╭─ Provided data

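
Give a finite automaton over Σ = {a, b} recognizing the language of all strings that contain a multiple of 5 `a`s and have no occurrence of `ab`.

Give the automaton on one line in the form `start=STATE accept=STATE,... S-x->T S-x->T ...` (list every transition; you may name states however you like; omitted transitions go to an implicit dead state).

Run two small machines in parallel and take their product. The first has 5 states tracking the count of `a`s modulo 5; the second has 3 states tracking partial matches of the forbidden pattern `ab`. A product state is a pair (one from each), accepting exactly when both do. Equivalent product states are then merged.
A 7-state machine:
        a   b  
>* q0   q1  q0 
   q1   q2  q3 
   q2   q4  q3 
   q3   q3  q3 
   q4   q5  q3 
   q5   q6  q3 
 * q6   q1  q3 
(> = start, * = accepting)

start=q0 accept=q0,q6 q0-a->q1 q0-b->q0 q1-a->q2 q1-b->q3 q2-a->q4 q2-b->q3 q3-a->q3 q3-b->q3 q4-a->q5 q4-b->q3 q5-a->q6 q5-b->q3 q6-a->q1 q6-b->q3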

╰─

Prompt:
Every entry must be set down exactly, with nothing left out.

Result below:
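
Give a finite automaton over Σ = {a, b} recognizing the language of all strings that contain a multiple of 5 `a`s and have no occurrence of `ab`.

Give the automaton on one line in the form `start=STATE accept=STATE,... S-x->T S-x->T ...` (list every transition; you may name states however you like; omitted transitions go to an implicit dead state).

Run two small machines in parallel and take their product. The first has 5 states tracking the count of `a`s modulo 5; the second has 3 states tracking partial matches of the forbidden pattern `ab`. A product state is a pair (one from each), accepting exactly when both do. Equivalent product states are then merged.
A 7-state machine:
        a   b  
>* q0   q1  q0 
   q1   q2  q3 
   q2   q4  q3 
   q3   q3  q3 
   q4   q5  q3 
   q5   q6  q3 
 * q6   q1  q3 
(> = start, * = accepting)

start=q0 accept=q0,q6 q0-a->q1 q0-b->q0 q1-a->q2 q1-b->q3 q2-a->q4 q2-b->q3 q3-a->q3 q3-b->q3 q4-a->q5 q4-b->q3 q5-a->q6 q5-b->q3 q6-a->q1 q6-b->q3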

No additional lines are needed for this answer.